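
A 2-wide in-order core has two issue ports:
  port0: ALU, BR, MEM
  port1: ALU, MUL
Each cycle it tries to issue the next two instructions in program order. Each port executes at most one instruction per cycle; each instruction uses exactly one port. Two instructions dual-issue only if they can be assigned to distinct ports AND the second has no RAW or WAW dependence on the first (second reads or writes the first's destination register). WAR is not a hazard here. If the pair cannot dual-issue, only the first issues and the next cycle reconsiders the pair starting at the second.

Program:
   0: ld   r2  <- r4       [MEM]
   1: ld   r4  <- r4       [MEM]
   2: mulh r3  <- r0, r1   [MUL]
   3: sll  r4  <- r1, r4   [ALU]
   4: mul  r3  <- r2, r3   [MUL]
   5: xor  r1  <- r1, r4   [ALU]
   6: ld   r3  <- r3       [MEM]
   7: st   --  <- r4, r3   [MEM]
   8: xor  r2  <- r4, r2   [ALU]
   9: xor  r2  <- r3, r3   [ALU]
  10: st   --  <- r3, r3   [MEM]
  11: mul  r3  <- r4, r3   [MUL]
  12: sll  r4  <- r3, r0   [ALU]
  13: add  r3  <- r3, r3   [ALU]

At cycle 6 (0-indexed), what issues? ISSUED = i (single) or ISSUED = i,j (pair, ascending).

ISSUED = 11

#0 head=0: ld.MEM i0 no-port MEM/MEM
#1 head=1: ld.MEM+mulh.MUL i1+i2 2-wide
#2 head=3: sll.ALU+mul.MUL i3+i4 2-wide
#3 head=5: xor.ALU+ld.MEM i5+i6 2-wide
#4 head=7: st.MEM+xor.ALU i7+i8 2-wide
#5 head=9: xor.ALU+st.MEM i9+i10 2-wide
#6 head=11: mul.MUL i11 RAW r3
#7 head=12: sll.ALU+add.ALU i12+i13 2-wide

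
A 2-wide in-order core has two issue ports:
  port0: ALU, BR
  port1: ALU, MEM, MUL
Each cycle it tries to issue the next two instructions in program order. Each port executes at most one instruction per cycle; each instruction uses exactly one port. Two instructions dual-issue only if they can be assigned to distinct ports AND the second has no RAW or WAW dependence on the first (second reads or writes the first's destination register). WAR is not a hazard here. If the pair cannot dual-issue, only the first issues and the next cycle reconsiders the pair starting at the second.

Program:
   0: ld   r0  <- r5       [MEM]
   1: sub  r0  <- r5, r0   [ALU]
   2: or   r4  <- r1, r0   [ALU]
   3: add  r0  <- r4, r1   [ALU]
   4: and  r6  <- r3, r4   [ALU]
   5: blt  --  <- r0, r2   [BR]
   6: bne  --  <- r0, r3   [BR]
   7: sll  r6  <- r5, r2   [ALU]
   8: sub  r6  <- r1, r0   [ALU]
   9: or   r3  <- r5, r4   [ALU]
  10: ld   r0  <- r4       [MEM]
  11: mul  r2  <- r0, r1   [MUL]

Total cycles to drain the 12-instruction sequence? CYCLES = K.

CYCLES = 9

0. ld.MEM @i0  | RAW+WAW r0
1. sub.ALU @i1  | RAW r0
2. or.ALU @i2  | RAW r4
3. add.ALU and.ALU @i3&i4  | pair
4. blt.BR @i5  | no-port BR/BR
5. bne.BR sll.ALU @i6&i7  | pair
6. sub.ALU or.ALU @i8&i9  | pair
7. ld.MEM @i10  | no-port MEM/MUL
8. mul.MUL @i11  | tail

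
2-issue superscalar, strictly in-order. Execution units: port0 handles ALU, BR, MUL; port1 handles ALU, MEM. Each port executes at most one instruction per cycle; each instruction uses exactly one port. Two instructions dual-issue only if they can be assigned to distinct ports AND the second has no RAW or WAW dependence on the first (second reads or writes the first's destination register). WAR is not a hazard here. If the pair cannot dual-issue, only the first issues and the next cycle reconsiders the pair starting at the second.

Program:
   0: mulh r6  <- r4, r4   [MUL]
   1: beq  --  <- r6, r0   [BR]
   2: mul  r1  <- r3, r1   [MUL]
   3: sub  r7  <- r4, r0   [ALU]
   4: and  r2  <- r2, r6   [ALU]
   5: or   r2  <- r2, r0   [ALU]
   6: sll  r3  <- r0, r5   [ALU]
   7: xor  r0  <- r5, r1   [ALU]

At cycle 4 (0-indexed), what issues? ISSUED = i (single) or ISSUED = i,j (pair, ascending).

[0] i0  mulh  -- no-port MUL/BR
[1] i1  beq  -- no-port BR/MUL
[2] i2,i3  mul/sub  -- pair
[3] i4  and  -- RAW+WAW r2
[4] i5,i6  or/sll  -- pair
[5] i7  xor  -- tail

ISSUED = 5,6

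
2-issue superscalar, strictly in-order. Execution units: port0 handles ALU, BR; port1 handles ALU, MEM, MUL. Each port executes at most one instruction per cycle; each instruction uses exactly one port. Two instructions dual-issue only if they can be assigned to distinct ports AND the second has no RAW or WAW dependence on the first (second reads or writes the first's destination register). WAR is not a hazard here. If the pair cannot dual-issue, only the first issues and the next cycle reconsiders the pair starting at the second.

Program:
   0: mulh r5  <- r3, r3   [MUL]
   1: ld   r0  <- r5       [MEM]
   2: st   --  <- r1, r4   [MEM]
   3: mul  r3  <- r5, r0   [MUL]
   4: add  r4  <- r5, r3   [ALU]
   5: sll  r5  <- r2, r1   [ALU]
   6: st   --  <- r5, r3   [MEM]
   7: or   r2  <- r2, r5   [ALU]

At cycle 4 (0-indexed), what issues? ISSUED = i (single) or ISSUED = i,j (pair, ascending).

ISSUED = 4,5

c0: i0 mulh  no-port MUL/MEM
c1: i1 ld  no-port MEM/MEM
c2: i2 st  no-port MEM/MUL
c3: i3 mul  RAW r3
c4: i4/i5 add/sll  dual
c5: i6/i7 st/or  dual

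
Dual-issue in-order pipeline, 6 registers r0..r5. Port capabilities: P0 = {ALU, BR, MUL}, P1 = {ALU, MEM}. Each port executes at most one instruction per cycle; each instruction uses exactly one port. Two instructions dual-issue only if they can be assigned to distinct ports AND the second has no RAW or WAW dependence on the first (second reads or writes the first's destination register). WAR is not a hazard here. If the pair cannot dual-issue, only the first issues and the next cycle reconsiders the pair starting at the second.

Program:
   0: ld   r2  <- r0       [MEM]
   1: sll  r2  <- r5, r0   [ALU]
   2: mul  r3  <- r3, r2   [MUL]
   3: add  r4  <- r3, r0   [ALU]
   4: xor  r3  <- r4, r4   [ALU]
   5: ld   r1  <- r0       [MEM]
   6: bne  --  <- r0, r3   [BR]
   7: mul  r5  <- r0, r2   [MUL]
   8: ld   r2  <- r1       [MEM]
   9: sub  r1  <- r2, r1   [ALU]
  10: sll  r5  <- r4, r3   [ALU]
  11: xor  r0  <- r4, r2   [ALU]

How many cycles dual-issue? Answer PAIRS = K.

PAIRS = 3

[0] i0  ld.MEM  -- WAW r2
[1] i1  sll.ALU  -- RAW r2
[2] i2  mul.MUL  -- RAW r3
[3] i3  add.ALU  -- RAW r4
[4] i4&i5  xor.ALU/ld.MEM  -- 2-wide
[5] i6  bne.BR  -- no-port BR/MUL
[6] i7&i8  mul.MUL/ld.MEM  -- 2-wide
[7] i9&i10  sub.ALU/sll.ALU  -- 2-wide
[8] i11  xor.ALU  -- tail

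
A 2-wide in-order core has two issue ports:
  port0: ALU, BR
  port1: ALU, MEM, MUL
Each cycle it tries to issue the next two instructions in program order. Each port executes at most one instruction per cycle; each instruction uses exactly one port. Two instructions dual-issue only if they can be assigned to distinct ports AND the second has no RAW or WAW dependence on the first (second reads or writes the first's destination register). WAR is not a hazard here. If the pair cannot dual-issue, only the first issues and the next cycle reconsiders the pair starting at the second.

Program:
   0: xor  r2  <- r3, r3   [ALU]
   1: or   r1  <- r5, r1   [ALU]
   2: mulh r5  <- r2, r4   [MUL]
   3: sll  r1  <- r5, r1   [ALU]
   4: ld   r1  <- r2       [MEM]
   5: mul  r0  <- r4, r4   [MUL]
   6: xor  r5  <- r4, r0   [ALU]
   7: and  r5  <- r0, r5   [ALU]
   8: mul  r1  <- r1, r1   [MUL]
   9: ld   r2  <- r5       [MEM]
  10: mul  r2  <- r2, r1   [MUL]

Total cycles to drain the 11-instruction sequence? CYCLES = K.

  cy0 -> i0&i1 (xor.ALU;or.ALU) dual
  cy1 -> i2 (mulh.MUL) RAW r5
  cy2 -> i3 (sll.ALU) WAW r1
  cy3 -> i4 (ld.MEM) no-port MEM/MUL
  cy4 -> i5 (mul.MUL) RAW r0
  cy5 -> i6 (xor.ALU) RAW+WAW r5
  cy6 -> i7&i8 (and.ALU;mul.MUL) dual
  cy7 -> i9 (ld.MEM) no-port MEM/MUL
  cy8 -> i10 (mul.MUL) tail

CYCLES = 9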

* * * *

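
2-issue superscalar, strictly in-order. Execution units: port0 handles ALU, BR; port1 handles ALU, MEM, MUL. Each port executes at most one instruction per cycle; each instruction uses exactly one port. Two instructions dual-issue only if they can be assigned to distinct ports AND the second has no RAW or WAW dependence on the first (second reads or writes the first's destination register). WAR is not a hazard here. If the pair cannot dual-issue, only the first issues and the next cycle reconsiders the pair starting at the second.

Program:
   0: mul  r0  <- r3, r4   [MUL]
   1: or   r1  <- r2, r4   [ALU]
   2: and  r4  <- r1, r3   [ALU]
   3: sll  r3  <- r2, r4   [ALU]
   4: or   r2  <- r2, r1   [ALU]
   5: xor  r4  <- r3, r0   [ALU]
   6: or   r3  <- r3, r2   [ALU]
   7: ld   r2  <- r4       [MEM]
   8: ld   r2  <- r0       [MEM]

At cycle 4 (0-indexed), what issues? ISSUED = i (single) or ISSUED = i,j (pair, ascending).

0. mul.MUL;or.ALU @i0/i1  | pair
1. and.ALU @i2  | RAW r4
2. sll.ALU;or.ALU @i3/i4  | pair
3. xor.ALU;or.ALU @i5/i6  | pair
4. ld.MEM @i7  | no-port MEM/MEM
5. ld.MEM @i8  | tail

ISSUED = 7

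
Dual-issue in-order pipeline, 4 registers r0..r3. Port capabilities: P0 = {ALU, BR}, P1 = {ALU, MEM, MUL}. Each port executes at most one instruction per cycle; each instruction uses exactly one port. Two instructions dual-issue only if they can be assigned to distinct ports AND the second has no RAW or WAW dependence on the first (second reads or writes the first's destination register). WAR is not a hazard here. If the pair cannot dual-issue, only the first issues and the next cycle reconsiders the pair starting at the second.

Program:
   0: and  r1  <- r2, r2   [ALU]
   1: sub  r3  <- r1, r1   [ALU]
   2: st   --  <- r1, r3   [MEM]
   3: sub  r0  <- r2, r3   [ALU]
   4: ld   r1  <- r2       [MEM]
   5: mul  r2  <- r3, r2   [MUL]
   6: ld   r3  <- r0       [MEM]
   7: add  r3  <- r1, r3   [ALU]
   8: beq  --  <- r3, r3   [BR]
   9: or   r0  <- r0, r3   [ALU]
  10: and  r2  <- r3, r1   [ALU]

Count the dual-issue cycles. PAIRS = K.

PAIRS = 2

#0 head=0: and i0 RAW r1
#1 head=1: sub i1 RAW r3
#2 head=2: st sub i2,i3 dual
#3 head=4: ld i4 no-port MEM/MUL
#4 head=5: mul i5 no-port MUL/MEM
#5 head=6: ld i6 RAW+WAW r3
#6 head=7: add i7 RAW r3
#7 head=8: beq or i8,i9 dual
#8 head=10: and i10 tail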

* * * *

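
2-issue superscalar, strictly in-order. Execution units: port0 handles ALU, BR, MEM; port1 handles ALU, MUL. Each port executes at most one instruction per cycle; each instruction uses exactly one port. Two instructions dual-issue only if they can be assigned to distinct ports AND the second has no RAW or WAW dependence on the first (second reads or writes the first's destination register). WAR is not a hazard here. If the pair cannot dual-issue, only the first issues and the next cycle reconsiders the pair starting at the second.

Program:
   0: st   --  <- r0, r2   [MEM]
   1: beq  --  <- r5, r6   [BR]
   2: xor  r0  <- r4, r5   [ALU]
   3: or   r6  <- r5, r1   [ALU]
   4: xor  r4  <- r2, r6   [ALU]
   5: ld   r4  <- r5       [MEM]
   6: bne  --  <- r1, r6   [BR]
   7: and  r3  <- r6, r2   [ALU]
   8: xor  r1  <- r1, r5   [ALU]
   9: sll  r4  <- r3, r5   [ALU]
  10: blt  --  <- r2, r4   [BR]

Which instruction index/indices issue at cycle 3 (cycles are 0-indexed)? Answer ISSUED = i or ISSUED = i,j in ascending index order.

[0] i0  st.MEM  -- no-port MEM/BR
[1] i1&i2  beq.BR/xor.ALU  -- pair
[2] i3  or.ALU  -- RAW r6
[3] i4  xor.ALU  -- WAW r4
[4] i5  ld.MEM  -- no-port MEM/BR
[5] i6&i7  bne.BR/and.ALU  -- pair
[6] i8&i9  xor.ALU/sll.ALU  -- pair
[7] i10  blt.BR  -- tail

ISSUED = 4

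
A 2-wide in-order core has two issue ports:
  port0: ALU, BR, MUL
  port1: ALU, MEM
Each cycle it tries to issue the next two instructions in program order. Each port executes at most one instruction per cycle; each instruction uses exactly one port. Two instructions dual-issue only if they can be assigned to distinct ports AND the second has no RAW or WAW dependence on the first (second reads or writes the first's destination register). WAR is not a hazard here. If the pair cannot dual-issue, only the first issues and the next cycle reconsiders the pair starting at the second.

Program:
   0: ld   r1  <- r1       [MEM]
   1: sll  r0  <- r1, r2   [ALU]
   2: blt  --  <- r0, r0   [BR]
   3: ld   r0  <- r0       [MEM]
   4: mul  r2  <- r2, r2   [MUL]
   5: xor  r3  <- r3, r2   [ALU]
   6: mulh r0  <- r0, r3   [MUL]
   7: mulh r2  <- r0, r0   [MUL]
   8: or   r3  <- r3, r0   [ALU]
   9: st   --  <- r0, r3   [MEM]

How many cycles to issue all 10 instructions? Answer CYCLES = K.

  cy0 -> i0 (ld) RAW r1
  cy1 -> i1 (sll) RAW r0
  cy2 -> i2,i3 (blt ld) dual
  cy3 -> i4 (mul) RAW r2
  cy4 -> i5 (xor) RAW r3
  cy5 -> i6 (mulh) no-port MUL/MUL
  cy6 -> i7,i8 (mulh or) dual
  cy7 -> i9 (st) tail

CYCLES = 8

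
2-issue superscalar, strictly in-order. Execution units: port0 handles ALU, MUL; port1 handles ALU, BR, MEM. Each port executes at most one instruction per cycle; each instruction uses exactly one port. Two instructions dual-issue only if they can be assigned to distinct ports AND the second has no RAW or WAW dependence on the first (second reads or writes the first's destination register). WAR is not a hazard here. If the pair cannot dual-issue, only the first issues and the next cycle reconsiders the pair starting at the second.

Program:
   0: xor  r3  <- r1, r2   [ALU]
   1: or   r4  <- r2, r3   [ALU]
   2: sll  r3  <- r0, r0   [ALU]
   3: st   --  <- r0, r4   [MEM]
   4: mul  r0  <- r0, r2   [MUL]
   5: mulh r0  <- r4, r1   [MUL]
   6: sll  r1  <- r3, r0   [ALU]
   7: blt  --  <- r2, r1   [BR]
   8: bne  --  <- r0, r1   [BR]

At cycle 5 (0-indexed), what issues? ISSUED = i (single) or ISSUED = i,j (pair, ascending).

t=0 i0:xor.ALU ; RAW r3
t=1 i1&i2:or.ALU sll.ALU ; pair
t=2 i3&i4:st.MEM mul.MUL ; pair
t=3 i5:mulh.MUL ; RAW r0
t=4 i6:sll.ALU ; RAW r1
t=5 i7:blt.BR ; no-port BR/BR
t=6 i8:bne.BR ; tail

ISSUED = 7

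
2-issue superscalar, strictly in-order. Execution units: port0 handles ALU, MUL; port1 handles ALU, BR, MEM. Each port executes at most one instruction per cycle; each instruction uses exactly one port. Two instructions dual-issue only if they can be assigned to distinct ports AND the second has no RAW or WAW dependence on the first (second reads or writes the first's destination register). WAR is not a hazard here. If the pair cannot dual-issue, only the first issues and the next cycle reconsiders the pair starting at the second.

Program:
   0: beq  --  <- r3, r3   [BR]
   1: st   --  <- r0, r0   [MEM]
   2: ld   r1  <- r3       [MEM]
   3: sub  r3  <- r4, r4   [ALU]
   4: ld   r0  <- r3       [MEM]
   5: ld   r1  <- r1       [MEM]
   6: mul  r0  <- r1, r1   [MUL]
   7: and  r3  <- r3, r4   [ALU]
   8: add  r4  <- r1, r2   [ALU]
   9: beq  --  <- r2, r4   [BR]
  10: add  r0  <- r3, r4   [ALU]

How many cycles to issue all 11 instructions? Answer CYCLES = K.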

* * * *

Considering only the data above, return the lines in which "registers" occurs.

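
Dual-issue in-order pipeline, 6 registers r0..r5. Port capabilities: P0 = {ALU, BR, MUL}, P1 = {ALU, MEM}. Each port executes at most one instruction per cycle; each instruction uses exactly one port. Two instructions dual-issue only if they can be assigned to distinct ports AND the second has no RAW or WAW dependence on the first (second reads or writes the first's destination register). WAR is not a hazard here. If the pair cannot dual-issue, only the first issues and the next cycle reconsiders the pair starting at the second.
Dual-issue in-order pipeline, 4 registers r0..r3. Port capabilities: P0 = {ALU, BR}, P1 = {ALU, MEM, MUL}. Each port executes at most one instruction per cycle; each instruction uses exactly one port. Two instructions dual-issue only if they can be assigned to distinct ports AND the second has no RAW or WAW dependence on the first (second reads or writes the first's destination register). WAR is not a hazard here. If the pair cannot dual-issue, only the first issues and the next cycle reconsiders the pair starting at the second.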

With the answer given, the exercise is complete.